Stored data
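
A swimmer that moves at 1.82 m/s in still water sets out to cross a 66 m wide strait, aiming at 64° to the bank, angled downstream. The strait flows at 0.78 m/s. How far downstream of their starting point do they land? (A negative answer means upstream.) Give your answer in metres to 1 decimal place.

Perpendicular speed = 1.636 m/s; crossing time = 66 / 1.636 = 40.347 s.
Net downstream speed = 1.578 m/s.
Drift = 1.578 × 40.347 = 63.661 m (downstream).

63.7 m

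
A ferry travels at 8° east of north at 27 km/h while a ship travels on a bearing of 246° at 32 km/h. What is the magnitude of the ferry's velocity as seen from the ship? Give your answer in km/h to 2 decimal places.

51.66 km/h

Taking east as x and north as y: ferry velocity = (3.758, 26.737) km/h; ship velocity = (-29.233, -13.016) km/h.
Velocity of ferry relative to ship = (3.758, 26.737) − (-29.233, -13.016) = (32.991, 39.753) km/h.
Magnitude = |(32.991, 39.753)| = 51.659 km/h.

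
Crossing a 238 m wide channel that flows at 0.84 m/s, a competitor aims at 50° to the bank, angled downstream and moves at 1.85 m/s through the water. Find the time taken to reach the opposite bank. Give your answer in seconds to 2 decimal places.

The component of the competitor's velocity perpendicular to the bank is 1.85 × sin 50° = 1.417 m/s.
The current is parallel to the bank, so it does not affect the crossing time.
Time = 238 / 1.417 = 167.939 s.

167.94 s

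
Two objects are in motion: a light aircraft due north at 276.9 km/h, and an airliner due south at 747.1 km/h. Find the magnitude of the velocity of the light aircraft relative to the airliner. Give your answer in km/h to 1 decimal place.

Taking east as x and north as y: light aircraft velocity = (0.000, 276.900) km/h; airliner velocity = (0.000, -747.100) km/h.
Velocity of light aircraft relative to airliner = (0.000, 276.900) − (0.000, -747.100) = (0.000, 1024.000) km/h.
Magnitude = |(0.000, 1024.000)| = 1024.000 km/h.

1024.0 km/h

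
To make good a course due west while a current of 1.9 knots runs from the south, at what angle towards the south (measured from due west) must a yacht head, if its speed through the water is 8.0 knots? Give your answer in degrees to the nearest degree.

14°

The current pushes perpendicular to the desired track; the heading must have a component into the current equal to 1.9 knots: 8.0 sin θ = 1.9.
sin θ = 0.2375, so θ = 13.739°.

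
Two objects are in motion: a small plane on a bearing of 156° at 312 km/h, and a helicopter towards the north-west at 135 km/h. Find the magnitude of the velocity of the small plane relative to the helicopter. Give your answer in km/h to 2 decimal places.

440.70 km/h

Taking east as x and north as y: small plane velocity = (126.902, -285.026) km/h; helicopter velocity = (-95.459, 95.459) km/h.
Velocity of small plane relative to helicopter = (126.902, -285.026) − (-95.459, 95.459) = (222.361, -380.486) km/h.
Magnitude = |(222.361, -380.486)| = 440.697 km/h.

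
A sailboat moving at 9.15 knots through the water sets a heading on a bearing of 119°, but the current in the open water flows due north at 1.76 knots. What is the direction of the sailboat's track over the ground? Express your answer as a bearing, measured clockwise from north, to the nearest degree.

Taking east as x and north as y: velocity relative to the water = (8.003, -4.436) knots; the water relative to ground = (0.000, 1.760) knots.
Velocity relative to ground = (8.003, -4.436) + (0.000, 1.760) = (8.003, -2.676) knots.
Bearing = atan2(8.00, -2.68) = 108.49° clockwise from north.

108°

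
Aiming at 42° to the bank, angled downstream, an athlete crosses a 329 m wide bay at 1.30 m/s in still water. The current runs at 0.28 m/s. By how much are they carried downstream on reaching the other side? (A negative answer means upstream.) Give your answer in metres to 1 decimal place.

Perpendicular speed = 0.870 m/s; crossing time = 329 / 0.870 = 378.218 s.
Net downstream speed = 1.246 m/s.
Drift = 1.246 × 378.218 = 471.292 m (downstream).

471.3 m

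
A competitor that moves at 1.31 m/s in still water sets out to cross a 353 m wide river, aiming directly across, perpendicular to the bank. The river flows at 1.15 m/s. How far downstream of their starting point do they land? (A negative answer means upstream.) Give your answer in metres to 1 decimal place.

309.9 m

Perpendicular speed = 1.310 m/s; crossing time = 353 / 1.310 = 269.466 s.
Net downstream speed = 1.150 m/s.
Drift = 1.150 × 269.466 = 309.885 m (downstream).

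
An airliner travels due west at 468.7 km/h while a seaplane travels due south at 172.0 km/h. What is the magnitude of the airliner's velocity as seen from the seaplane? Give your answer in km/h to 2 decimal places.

Taking east as x and north as y: airliner velocity = (-468.700, 0.000) km/h; seaplane velocity = (0.000, -172.000) km/h.
Velocity of airliner relative to seaplane = (-468.700, 0.000) − (0.000, -172.000) = (-468.700, 172.000) km/h.
Magnitude = |(-468.700, 172.000)| = 499.263 km/h.

499.26 km/h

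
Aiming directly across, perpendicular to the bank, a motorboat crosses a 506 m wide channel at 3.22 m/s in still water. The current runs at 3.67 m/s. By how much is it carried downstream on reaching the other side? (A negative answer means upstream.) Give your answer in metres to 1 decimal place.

576.7 m

Perpendicular speed = 3.220 m/s; crossing time = 506 / 3.220 = 157.143 s.
Net downstream speed = 3.670 m/s.
Drift = 3.670 × 157.143 = 576.714 m (downstream).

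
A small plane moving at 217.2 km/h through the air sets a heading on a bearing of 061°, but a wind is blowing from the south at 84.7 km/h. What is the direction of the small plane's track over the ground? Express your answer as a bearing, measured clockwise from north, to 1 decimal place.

045.0°

Taking east as x and north as y: velocity relative to the air = (189.967, 105.301) km/h; the air relative to ground = (0.000, 84.700) km/h.
Velocity relative to ground = (189.967, 105.301) + (0.000, 84.700) = (189.967, 190.001) km/h.
Bearing = atan2(189.97, 190.00) = 44.99° clockwise from north.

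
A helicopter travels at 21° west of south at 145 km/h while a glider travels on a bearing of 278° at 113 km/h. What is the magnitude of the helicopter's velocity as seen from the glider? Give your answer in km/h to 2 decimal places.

162.55 km/h

Taking east as x and north as y: helicopter velocity = (-51.963, -135.369) km/h; glider velocity = (-111.900, 15.727) km/h.
Velocity of helicopter relative to glider = (-51.963, -135.369) − (-111.900, 15.727) = (59.937, -151.096) km/h.
Magnitude = |(59.937, -151.096)| = 162.550 km/h.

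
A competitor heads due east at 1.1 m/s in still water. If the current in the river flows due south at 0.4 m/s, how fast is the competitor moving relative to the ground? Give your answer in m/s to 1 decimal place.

Taking east as x and north as y: velocity relative to the water = (1.100, 0.000) m/s; the water relative to ground = (0.000, -0.400) m/s.
Velocity relative to ground = (1.100, 0.000) + (0.000, -0.400) = (1.100, -0.400) m/s.
Speed = |(1.100, -0.400)| = 1.170 m/s.

1.2 m/s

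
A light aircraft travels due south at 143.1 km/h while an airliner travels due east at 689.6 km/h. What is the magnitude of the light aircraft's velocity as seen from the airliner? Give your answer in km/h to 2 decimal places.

704.29 km/h

Taking east as x and north as y: light aircraft velocity = (0.000, -143.100) km/h; airliner velocity = (689.600, 0.000) km/h.
Velocity of light aircraft relative to airliner = (0.000, -143.100) − (689.600, 0.000) = (-689.600, -143.100) km/h.
Magnitude = |(-689.600, -143.100)| = 704.291 km/h.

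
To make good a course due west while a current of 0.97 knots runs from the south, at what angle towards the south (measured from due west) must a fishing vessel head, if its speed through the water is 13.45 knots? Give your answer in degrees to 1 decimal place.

4.1°

The current pushes perpendicular to the desired track; the heading must have a component into the current equal to 0.97 knots: 13.45 sin θ = 0.97.
sin θ = 0.0721, so θ = 4.136°.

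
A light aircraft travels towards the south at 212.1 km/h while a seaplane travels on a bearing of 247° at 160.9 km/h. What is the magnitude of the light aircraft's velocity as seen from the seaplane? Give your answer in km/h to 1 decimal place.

210.3 km/h

Taking east as x and north as y: light aircraft velocity = (0.000, -212.100) km/h; seaplane velocity = (-148.109, -62.869) km/h.
Velocity of light aircraft relative to seaplane = (0.000, -212.100) − (-148.109, -62.869) = (148.109, -149.231) km/h.
Magnitude = |(148.109, -149.231)| = 210.253 km/h.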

INSTRUCTIONS FOR THE TASK – Starting at the line that contains "A light aircraft travels towards", write out every line to the end of the entries, exactly as given.

EXERCISE OUTPUT –
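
A light aircraft travels towards the south at 212.1 km/h while a seaplane travels on a bearing of 247° at 160.9 km/h. What is the magnitude of the light aircraft's velocity as seen from the seaplane? Give your answer in km/h to 1 decimal place.

210.3 km/h

Taking east as x and north as y: light aircraft velocity = (0.000, -212.100) km/h; seaplane velocity = (-148.109, -62.869) km/h.
Velocity of light aircraft relative to seaplane = (0.000, -212.100) − (-148.109, -62.869) = (148.109, -149.231) km/h.
Magnitude = |(148.109, -149.231)| = 210.253 km/h.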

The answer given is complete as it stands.